▶ **Task item**: Between the line containing "An estate sale offers 3" and the line containing "Kapoor: Lot G $100, Lot B $76, Lot A $65" lies a run of lines; give that run again exactly, with both of those lines, and nothing else from the entries below.

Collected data
-=-=-

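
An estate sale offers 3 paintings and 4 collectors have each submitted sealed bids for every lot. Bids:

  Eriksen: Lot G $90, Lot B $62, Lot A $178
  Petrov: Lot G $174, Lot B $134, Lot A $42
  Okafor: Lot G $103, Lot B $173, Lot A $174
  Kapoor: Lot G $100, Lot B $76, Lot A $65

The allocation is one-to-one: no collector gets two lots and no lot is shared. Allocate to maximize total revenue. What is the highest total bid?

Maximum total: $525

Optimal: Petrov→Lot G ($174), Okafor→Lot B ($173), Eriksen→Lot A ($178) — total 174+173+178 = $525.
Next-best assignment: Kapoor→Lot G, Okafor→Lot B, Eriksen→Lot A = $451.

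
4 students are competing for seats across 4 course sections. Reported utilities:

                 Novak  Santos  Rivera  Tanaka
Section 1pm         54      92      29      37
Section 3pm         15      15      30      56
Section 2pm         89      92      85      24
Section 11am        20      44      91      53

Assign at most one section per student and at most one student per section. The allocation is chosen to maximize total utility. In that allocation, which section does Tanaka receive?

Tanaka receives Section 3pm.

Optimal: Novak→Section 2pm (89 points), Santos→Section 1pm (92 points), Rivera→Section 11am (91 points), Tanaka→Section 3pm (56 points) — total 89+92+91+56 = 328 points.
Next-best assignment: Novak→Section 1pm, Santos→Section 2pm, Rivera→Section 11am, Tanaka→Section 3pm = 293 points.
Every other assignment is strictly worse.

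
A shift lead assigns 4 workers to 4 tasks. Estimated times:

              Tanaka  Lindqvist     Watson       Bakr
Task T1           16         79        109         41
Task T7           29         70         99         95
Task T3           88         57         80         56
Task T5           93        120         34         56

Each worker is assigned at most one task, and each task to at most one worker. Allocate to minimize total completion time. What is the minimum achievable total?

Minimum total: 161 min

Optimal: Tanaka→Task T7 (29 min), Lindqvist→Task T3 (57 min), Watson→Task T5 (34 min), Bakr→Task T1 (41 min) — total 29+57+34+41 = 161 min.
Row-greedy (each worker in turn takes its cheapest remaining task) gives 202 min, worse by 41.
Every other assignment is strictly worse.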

-=-=-

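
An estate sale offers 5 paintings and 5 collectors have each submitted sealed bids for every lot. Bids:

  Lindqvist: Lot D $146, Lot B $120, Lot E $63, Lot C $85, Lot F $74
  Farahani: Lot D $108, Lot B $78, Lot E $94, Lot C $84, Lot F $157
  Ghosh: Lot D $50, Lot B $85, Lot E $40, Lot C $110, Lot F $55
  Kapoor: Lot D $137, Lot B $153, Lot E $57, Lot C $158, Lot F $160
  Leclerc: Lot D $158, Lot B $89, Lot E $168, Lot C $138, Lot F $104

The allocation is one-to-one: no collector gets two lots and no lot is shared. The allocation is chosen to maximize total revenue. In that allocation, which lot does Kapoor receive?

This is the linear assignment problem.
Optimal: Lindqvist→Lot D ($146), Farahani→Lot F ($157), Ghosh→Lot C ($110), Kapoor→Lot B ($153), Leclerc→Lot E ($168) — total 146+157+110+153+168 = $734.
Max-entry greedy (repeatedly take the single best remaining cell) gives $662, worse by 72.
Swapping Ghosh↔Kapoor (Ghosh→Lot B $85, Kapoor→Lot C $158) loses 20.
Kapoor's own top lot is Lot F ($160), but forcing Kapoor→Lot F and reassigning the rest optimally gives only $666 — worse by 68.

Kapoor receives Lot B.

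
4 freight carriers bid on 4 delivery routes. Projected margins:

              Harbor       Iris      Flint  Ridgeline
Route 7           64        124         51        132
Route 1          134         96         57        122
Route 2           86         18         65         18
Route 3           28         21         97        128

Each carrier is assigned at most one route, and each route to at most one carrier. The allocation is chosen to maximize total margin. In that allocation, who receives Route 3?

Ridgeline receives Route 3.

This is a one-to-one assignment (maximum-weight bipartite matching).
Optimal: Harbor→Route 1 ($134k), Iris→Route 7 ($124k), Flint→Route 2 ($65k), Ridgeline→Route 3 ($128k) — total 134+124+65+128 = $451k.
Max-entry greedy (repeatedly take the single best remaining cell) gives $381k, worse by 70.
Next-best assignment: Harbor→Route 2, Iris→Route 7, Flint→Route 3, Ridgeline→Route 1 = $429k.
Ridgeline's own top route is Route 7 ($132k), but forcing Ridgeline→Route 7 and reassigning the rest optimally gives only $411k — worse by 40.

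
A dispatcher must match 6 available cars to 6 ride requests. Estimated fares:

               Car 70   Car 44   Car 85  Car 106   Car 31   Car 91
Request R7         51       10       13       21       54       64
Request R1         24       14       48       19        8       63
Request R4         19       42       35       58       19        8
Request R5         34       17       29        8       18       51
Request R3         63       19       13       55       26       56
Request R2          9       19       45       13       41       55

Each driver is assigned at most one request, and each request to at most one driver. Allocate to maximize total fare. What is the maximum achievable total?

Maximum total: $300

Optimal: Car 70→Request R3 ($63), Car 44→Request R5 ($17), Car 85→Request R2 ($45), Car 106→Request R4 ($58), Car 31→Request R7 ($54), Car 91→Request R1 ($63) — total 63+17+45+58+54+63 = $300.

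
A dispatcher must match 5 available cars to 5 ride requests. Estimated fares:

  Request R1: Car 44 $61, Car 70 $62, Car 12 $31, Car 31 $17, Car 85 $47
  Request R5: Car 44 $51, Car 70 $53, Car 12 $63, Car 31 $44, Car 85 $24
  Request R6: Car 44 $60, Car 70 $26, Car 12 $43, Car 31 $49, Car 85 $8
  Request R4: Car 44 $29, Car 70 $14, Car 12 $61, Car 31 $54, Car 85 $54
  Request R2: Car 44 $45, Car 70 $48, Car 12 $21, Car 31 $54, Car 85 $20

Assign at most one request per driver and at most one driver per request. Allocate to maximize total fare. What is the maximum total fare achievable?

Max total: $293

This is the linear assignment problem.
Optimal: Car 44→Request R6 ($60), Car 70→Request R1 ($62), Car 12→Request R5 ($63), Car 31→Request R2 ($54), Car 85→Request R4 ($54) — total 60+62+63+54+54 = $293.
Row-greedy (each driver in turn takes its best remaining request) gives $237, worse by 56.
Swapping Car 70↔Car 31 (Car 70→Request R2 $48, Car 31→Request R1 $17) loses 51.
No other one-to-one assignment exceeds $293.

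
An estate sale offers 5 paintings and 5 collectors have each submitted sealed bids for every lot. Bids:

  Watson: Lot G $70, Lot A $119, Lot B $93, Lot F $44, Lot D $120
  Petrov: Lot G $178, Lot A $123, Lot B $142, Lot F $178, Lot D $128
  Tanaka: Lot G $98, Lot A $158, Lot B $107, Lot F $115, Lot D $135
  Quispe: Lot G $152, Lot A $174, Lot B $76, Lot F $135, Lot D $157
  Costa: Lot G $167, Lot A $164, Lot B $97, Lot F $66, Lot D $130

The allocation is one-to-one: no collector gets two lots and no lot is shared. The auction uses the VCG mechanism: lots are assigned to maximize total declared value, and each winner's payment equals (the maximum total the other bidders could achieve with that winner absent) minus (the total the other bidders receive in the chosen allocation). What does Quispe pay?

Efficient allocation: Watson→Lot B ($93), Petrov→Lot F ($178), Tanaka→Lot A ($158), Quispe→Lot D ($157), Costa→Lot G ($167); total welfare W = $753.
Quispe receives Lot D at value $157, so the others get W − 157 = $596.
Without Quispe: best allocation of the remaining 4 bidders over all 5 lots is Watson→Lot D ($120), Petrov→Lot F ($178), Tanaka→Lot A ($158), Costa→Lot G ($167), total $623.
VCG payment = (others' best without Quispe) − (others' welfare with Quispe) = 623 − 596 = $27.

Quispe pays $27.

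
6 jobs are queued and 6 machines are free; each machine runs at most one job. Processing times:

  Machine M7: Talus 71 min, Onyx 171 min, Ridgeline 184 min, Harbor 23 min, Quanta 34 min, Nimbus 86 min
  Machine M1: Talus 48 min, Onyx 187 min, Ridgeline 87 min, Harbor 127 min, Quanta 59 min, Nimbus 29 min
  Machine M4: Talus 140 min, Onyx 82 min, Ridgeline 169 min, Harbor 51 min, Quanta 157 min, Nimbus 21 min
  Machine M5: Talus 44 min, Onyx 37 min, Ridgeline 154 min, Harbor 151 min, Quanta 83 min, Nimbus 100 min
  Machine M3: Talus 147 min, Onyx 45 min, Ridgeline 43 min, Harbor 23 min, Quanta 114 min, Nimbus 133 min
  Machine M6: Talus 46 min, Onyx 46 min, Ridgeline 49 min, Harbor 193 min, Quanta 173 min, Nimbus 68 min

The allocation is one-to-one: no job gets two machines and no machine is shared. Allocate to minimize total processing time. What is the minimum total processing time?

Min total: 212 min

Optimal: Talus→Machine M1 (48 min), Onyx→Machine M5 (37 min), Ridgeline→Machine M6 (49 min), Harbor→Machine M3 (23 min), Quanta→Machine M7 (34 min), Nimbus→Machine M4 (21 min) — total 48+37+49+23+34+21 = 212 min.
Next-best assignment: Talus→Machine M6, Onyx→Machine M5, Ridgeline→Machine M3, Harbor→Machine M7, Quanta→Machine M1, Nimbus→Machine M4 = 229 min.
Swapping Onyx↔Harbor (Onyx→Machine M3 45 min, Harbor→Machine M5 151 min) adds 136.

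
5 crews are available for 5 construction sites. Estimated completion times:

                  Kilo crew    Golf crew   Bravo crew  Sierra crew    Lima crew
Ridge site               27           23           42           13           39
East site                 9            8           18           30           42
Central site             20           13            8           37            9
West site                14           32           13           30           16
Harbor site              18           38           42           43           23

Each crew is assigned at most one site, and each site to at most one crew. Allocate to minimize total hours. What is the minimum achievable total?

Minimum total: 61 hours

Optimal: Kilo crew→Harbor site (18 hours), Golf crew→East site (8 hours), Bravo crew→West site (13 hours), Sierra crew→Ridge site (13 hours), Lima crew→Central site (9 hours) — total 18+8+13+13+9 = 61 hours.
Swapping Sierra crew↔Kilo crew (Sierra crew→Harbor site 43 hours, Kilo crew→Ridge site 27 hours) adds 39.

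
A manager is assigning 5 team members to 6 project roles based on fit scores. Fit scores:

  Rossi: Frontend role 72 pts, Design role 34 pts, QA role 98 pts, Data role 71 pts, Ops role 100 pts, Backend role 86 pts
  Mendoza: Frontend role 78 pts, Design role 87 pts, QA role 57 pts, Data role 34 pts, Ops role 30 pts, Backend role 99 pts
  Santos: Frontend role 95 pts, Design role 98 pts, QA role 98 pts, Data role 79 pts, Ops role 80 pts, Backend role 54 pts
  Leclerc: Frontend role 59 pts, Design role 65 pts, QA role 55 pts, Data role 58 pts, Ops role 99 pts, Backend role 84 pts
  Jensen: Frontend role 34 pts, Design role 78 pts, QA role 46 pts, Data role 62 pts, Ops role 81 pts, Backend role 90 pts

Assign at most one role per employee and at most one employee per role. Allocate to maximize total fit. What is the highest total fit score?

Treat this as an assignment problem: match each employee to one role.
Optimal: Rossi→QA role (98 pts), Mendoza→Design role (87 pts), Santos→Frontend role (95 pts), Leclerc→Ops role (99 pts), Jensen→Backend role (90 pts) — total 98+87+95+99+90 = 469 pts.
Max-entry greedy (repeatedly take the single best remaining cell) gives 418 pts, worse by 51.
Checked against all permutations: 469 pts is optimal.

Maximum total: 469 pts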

-=-=-

▶ **Exercise response**:
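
An estate sale offers 3 paintings and 4 collectors have each submitted sealed bids for every lot. Bids:

  Eriksen: Lot G $90, Lot B $62, Lot A $178
  Petrov: Lot G $174, Lot B $134, Lot A $42
  Okafor: Lot G $103, Lot B $173, Lot A $174
  Kapoor: Lot G $100, Lot B $76, Lot A $65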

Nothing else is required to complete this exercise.